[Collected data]
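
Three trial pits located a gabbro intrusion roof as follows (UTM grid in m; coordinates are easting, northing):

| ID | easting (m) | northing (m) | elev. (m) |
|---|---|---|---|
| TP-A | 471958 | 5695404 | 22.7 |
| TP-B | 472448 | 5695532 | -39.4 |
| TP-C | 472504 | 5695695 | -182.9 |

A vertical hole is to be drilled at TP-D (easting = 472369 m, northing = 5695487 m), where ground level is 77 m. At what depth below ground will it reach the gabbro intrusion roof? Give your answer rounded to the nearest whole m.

Two edge vectors: TP-A→TP-B = (490, 128, -62.1), TP-A→TP-C = (546, 291, -205.6).
Normal n = (TP-A→TP-B) × (TP-A→TP-C) = (-8245.7, 66837.4, 72702).
So ∂z/∂easting = −n_x/n_z = 0.11341779 and ∂z/∂northing = −n_y/n_z = −0.91933372.
Intercept c from TP-A: 22.7 − 53528.43 + 5235976.94 = 5182471.21.
At (472369, 5695487): z_contact = 53575.0 − 5236053.2 + 5182471.21 = -7.0 m.
Depth below ground = 77 − (-7.0) = 84 m.

84 m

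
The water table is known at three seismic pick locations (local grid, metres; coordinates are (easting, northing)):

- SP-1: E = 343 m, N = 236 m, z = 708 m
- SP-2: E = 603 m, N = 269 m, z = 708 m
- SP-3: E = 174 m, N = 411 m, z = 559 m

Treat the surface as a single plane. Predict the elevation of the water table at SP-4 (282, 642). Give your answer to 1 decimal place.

394.2 m

Let the plane be z = a·E + b·N + c.
SP-2−SP-1: 260a + 33b = 0;  SP-3−SP-1: −169a + 175b = −149.
Solving gives a = 0.09627, b = −0.75846.
Then c = 708 − a·343 − b·236 = 853.98.
At (282, 642): z = 27.1 − 486.9 + 853.98 = 394.2 m.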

## Aim of the task:
Each line from the top of the entries above through the line containing "5695695 | -182.9 |" must be transcribed exactly, and no other line may appear.

## Response to this exercise:
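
Three trial pits located a gabbro intrusion roof as follows (UTM grid in m; coordinates are easting, northing):

| ID | easting (m) | northing (m) | elev. (m) |
|---|---|---|---|
| TP-A | 471958 | 5695404 | 22.7 |
| TP-B | 472448 | 5695532 | -39.4 |
| TP-C | 472504 | 5695695 | -182.9 |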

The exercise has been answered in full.